> About this task
Read the data that follows. Then repeat it exactly.

Dataset entries:
════
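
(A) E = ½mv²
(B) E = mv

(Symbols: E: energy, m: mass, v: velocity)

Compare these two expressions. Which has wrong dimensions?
(B)

(A) E = ½mv²: LHS [L^2 M T^-2], RHS [L^2 M T^-2] ✓
(B) E = mv: LHS [L^2 M T^-2], RHS [L M T^-1] ✗

Expression (B) E = mv is dimensionally incorrect.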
════
> Result of this task
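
(A) E = ½mv²
(B) E = mv

(Symbols: E: energy, m: mass, v: velocity)

Compare these two expressions. Which has wrong dimensions?
(B)

(A) E = ½mv²: LHS [L^2 M T^-2], RHS [L^2 M T^-2] ✓
(B) E = mv: LHS [L^2 M T^-2], RHS [L M T^-1] ✗

Expression (B) E = mv is dimensionally incorrect.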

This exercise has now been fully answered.